▶ **INSTRUCTIONS FOR THE TASK**
The expected output is the line holding "Fix the stability parameter θ = (-17, -1, 19)" plus every line after it through the end of the listing, copied exactly.

--- RECORDS TO PROCESS Enclosed Below ---

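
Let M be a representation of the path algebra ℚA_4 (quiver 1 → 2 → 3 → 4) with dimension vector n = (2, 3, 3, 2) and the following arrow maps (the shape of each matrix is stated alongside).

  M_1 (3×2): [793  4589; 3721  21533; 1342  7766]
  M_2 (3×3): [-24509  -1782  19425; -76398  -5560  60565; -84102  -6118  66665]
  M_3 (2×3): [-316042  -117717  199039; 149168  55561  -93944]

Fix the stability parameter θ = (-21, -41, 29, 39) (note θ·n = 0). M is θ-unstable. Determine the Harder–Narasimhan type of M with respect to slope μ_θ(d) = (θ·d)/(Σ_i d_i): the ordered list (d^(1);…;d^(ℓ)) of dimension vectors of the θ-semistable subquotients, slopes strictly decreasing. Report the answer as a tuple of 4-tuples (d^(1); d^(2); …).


Via rank(M_{q-1}∘⋯∘M_p): M ≅ I[1,1], I[1,3], I[2,4]^2.
μ_θ-semistable layers: μ^(1)=39; μ^(2)=29; μ^(3)=-21; μ^(4)=-31; μ^(5)=-41

((0, 0, 0, 2); (0, 0, 3, 0); (1, 0, 0, 0); (1, 1, 0, 0); (0, 2, 0, 0))


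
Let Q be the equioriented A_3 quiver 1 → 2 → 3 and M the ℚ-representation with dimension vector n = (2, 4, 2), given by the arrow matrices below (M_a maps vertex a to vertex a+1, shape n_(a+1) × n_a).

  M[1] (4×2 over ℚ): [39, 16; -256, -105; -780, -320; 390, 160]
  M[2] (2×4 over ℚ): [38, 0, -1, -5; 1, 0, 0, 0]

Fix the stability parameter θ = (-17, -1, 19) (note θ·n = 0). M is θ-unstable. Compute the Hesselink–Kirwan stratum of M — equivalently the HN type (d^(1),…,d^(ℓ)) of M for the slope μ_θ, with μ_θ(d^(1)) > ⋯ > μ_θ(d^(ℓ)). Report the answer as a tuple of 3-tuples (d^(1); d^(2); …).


Via rank(M_{q-1}∘⋯∘M_p): M ≅ I[1,2], I[1,3], I[2,2], I[2,3].
μ_θ-semistable layers: μ^(1)=19; μ^(2)=-1; μ^(3)=-17

((0, 0, 2); (0, 4, 0); (2, 0, 0))


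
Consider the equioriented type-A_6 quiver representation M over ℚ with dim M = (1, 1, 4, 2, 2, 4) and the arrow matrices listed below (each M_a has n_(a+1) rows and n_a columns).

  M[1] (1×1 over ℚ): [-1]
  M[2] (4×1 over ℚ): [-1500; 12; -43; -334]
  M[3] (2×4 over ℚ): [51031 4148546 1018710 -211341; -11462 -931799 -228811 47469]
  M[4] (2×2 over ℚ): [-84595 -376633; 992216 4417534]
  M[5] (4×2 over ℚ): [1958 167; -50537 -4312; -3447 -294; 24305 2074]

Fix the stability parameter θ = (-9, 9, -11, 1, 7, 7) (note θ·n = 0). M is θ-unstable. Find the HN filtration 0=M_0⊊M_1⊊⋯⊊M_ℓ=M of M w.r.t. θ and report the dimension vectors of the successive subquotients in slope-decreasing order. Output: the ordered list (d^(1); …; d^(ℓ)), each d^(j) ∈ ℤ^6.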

--- End of Enclosed RECORDS TO PROCESS ---

▶ **COMPLETED TASK**
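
Fix the stability parameter θ = (-17, -1, 19) (note θ·n = 0). M is θ-unstable. Compute the Hesselink–Kirwan stratum of M — equivalently the HN type (d^(1),…,d^(ℓ)) of M for the slope μ_θ, with μ_θ(d^(1)) > ⋯ > μ_θ(d^(ℓ)). Report the answer as a tuple of 3-tuples (d^(1); d^(2); …).


Via rank(M_{q-1}∘⋯∘M_p): M ≅ I[1,2], I[1,3], I[2,2], I[2,3].
μ_θ-semistable layers: μ^(1)=19; μ^(2)=-1; μ^(3)=-17

((0, 0, 2); (0, 4, 0); (2, 0, 0))


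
Consider the equioriented type-A_6 quiver representation M over ℚ with dim M = (1, 1, 4, 2, 2, 4) and the arrow matrices listed below (each M_a has n_(a+1) rows and n_a columns).

  M[1] (1×1 over ℚ): [-1]
  M[2] (4×1 over ℚ): [-1500; 12; -43; -334]
  M[3] (2×4 over ℚ): [51031 4148546 1018710 -211341; -11462 -931799 -228811 47469]
  M[4] (2×2 over ℚ): [-84595 -376633; 992216 4417534]
  M[5] (4×2 over ℚ): [1958 167; -50537 -4312; -3447 -294; 24305 2074]

Fix the stability parameter θ = (-9, 9, -11, 1, 7, 7) (note θ·n = 0). M is θ-unstable. Find the HN filtration 0=M_0⊊M_1⊊⋯⊊M_ℓ=M of M w.r.t. θ and report the dimension vectors of the successive subquotients in slope-decreasing order. Output: the ordered list (d^(1); …; d^(ℓ)), each d^(j) ∈ ℤ^6.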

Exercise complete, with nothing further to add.